→ Work to complete:
Type out each entry exactly.

(Records from a data source)
----------
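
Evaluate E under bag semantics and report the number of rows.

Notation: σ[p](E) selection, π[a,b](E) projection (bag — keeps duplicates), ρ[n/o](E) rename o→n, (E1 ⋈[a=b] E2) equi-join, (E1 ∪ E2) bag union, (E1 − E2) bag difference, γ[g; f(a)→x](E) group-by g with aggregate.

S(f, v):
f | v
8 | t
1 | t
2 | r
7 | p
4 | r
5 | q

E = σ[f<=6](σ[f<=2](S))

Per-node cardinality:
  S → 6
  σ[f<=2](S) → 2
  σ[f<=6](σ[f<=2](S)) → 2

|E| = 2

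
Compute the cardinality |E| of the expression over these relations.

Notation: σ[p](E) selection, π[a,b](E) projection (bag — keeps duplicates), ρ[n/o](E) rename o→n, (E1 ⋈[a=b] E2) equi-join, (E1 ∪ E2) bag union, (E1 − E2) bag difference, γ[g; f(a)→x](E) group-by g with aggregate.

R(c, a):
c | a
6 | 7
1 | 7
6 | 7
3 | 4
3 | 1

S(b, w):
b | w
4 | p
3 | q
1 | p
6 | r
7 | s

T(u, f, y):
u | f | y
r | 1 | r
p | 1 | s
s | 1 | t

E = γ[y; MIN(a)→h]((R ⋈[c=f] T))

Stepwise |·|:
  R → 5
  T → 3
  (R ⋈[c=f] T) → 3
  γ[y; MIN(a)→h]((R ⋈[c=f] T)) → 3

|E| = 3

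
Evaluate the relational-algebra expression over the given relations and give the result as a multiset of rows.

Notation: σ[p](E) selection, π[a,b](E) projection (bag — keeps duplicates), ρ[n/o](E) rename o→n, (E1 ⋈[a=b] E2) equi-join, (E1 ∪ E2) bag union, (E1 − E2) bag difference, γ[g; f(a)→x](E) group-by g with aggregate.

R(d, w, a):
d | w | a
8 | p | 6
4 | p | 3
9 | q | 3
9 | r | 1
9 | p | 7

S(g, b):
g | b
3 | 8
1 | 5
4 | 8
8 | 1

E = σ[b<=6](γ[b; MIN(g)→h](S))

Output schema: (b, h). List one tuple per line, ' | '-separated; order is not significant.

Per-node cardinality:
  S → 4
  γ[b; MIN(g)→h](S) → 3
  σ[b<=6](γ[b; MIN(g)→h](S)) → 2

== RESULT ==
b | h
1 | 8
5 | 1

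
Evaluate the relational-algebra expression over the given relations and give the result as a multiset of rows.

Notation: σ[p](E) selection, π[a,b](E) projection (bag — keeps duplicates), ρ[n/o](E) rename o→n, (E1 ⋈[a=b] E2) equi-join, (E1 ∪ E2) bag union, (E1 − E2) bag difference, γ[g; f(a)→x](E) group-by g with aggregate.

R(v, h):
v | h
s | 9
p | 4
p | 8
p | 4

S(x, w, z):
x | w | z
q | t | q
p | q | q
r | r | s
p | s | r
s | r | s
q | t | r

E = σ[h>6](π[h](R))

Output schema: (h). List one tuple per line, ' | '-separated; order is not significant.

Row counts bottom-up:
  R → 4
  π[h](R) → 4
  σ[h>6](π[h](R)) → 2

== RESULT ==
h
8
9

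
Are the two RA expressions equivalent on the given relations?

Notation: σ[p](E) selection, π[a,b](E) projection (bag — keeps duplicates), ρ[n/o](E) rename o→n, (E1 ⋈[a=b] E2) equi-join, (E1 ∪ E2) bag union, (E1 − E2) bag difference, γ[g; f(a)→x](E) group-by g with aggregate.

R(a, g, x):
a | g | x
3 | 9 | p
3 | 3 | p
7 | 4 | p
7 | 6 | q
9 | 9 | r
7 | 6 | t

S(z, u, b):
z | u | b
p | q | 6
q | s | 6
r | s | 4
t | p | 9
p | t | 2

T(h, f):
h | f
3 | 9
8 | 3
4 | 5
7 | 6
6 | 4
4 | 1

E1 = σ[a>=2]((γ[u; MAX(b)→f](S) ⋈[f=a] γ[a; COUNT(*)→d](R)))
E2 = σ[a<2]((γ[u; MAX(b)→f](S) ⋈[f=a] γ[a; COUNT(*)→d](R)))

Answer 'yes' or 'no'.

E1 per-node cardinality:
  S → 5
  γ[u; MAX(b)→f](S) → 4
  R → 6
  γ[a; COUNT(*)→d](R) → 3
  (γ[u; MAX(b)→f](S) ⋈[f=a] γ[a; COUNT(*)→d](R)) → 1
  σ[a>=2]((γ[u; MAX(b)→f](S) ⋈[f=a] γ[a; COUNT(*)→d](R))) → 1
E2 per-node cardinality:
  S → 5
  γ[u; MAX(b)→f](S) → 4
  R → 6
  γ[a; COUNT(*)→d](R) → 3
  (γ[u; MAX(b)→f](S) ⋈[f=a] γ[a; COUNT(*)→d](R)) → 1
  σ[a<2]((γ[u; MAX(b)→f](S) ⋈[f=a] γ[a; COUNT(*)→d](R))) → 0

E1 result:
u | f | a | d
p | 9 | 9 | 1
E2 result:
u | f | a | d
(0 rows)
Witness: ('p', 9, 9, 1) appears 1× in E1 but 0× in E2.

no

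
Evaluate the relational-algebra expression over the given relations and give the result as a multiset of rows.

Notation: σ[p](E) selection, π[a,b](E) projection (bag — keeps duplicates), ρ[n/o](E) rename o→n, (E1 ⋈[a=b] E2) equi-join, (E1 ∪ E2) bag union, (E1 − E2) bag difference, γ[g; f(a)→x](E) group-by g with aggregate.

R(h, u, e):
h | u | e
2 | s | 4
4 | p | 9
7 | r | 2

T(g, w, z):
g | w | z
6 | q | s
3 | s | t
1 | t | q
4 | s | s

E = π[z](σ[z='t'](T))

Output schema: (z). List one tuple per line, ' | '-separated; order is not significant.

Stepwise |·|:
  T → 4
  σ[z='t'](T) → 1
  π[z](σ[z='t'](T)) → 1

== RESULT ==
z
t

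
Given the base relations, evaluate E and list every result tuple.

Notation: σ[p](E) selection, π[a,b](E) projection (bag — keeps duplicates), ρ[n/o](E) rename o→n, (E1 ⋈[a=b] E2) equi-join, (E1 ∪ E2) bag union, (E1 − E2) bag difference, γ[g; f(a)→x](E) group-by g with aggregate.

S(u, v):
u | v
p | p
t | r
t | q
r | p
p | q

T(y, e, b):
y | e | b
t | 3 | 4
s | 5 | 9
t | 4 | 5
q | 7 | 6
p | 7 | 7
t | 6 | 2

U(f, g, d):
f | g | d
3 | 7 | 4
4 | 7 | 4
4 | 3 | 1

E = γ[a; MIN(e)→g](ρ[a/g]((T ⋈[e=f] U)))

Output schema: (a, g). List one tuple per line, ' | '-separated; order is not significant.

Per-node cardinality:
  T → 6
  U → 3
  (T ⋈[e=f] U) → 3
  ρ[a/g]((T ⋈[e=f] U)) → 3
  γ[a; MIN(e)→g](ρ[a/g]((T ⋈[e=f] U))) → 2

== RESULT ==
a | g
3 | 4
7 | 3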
----------
→ Task response:
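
Evaluate E under bag semantics and report the number of rows.

Notation: σ[p](E) selection, π[a,b](E) projection (bag — keeps duplicates), ρ[n/o](E) rename o→n, (E1 ⋈[a=b] E2) equi-join, (E1 ∪ E2) bag union, (E1 − E2) bag difference, γ[g; f(a)→x](E) group-by g with aggregate.

S(f, v):
f | v
8 | t
1 | t
2 | r
7 | p
4 | r
5 | q

E = σ[f<=6](σ[f<=2](S))

Per-node cardinality:
  S → 6
  σ[f<=2](S) → 2
  σ[f<=6](σ[f<=2](S)) → 2

|E| = 2

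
Compute the cardinality |E| of the expression over these relations.

Notation: σ[p](E) selection, π[a,b](E) projection (bag — keeps duplicates), ρ[n/o](E) rename o→n, (E1 ⋈[a=b] E2) equi-join, (E1 ∪ E2) bag union, (E1 − E2) bag difference, γ[g; f(a)→x](E) group-by g with aggregate.

R(c, a):
c | a
6 | 7
1 | 7
6 | 7
3 | 4
3 | 1

S(b, w):
b | w
4 | p
3 | q
1 | p
6 | r
7 | s

T(u, f, y):
u | f | y
r | 1 | r
p | 1 | s
s | 1 | t

E = γ[y; MIN(a)→h]((R ⋈[c=f] T))

Stepwise |·|:
  R → 5
  T → 3
  (R ⋈[c=f] T) → 3
  γ[y; MIN(a)→h]((R ⋈[c=f] T)) → 3

|E| = 3

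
Evaluate the relational-algebra expression over the given relations and give the result as a multiset of rows.

Notation: σ[p](E) selection, π[a,b](E) projection (bag — keeps duplicates), ρ[n/o](E) rename o→n, (E1 ⋈[a=b] E2) equi-join, (E1 ∪ E2) bag union, (E1 − E2) bag difference, γ[g; f(a)→x](E) group-by g with aggregate.

R(d, w, a):
d | w | a
8 | p | 6
4 | p | 3
9 | q | 3
9 | r | 1
9 | p | 7

S(g, b):
g | b
3 | 8
1 | 5
4 | 8
8 | 1

E = σ[b<=6](γ[b; MIN(g)→h](S))

Output schema: (b, h). List one tuple per line, ' | '-separated; order is not significant.

Per-node cardinality:
  S → 4
  γ[b; MIN(g)→h](S) → 3
  σ[b<=6](γ[b; MIN(g)→h](S)) → 2

== RESULT ==
b | h
1 | 8
5 | 1

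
Evaluate the relational-algebra expression over the given relations and give the result as a multiset of rows.

Notation: σ[p](E) selection, π[a,b](E) projection (bag — keeps duplicates), ρ[n/o](E) rename o→n, (E1 ⋈[a=b] E2) equi-join, (E1 ∪ E2) bag union, (E1 − E2) bag difference, γ[g; f(a)→x](E) group-by g with aggregate.

R(v, h):
v | h
s | 9
p | 4
p | 8
p | 4

S(x, w, z):
x | w | z
q | t | q
p | q | q
r | r | s
p | s | r
s | r | s
q | t | r

E = σ[h>6](π[h](R))

Output schema: (h). List one tuple per line, ' | '-separated; order is not significant.

Row counts bottom-up:
  R → 4
  π[h](R) → 4
  σ[h>6](π[h](R)) → 2

== RESULT ==
h
8
9

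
Are the two RA expressions equivalent on the given relations?

Notation: σ[p](E) selection, π[a,b](E) projection (bag — keeps duplicates), ρ[n/o](E) rename o→n, (E1 ⋈[a=b] E2) equi-join, (E1 ∪ E2) bag union, (E1 − E2) bag difference, γ[g; f(a)→x](E) group-by g with aggregate.

R(a, g, x):
a | g | x
3 | 9 | p
3 | 3 | p
7 | 4 | p
7 | 6 | q
9 | 9 | r
7 | 6 | t

S(z, u, b):
z | u | b
p | q | 6
q | s | 6
r | s | 4
t | p | 9
p | t | 2

T(h, f):
h | f
3 | 9
8 | 3
4 | 5
7 | 6
6 | 4
4 | 1

E1 = σ[a>=2]((γ[u; MAX(b)→f](S) ⋈[f=a] γ[a; COUNT(*)→d](R)))
E2 = σ[a<2]((γ[u; MAX(b)→f](S) ⋈[f=a] γ[a; COUNT(*)→d](R)))

Answer 'yes' or 'no'.

E1 per-node cardinality:
  S → 5
  γ[u; MAX(b)→f](S) → 4
  R → 6
  γ[a; COUNT(*)→d](R) → 3
  (γ[u; MAX(b)→f](S) ⋈[f=a] γ[a; COUNT(*)→d](R)) → 1
  σ[a>=2]((γ[u; MAX(b)→f](S) ⋈[f=a] γ[a; COUNT(*)→d](R))) → 1
E2 per-node cardinality:
  S → 5
  γ[u; MAX(b)→f](S) → 4
  R → 6
  γ[a; COUNT(*)→d](R) → 3
  (γ[u; MAX(b)→f](S) ⋈[f=a] γ[a; COUNT(*)→d](R)) → 1
  σ[a<2]((γ[u; MAX(b)→f](S) ⋈[f=a] γ[a; COUNT(*)→d](R))) → 0

E1 result:
u | f | a | d
p | 9 | 9 | 1
E2 result:
u | f | a | d
(0 rows)
Witness: ('p', 9, 9, 1) appears 1× in E1 but 0× in E2.

no

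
Evaluate the relational-algebra expression over the given relations and give the result as a multiset of rows.

Notation: σ[p](E) selection, π[a,b](E) projection (bag — keeps duplicates), ρ[n/o](E) rename o→n, (E1 ⋈[a=b] E2) equi-join, (E1 ∪ E2) bag union, (E1 − E2) bag difference, γ[g; f(a)→x](E) group-by g with aggregate.

R(h, u, e):
h | u | e
2 | s | 4
4 | p | 9
7 | r | 2

T(g, w, z):
g | w | z
6 | q | s
3 | s | t
1 | t | q
4 | s | s

E = π[z](σ[z='t'](T))

Output schema: (z). List one tuple per line, ' | '-separated; order is not significant.

Stepwise |·|:
  T → 4
  σ[z='t'](T) → 1
  π[z](σ[z='t'](T)) → 1

== RESULT ==
z
t

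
Given the base relations, evaluate E and list every result tuple.

Notation: σ[p](E) selection, π[a,b](E) projection (bag — keeps duplicates), ρ[n/o](E) rename o→n, (E1 ⋈[a=b] E2) equi-join, (E1 ∪ E2) bag union, (E1 − E2) bag difference, γ[g; f(a)→x](E) group-by g with aggregate.

S(u, v):
u | v
p | p
t | r
t | q
r | p
p | q

T(y, e, b):
y | e | b
t | 3 | 4
s | 5 | 9
t | 4 | 5
q | 7 | 6
p | 7 | 7
t | 6 | 2

U(f, g, d):
f | g | d
3 | 7 | 4
4 | 7 | 4
4 | 3 | 1

E = γ[a; MIN(e)→g](ρ[a/g]((T ⋈[e=f] U)))

Output schema: (a, g). List one tuple per line, ' | '-separated; order is not significant.

Per-node cardinality:
  T → 6
  U → 3
  (T ⋈[e=f] U) → 3
  ρ[a/g]((T ⋈[e=f] U)) → 3
  γ[a; MIN(e)→g](ρ[a/g]((T ⋈[e=f] U))) → 2

== RESULT ==
a | g
3 | 4
7 | 3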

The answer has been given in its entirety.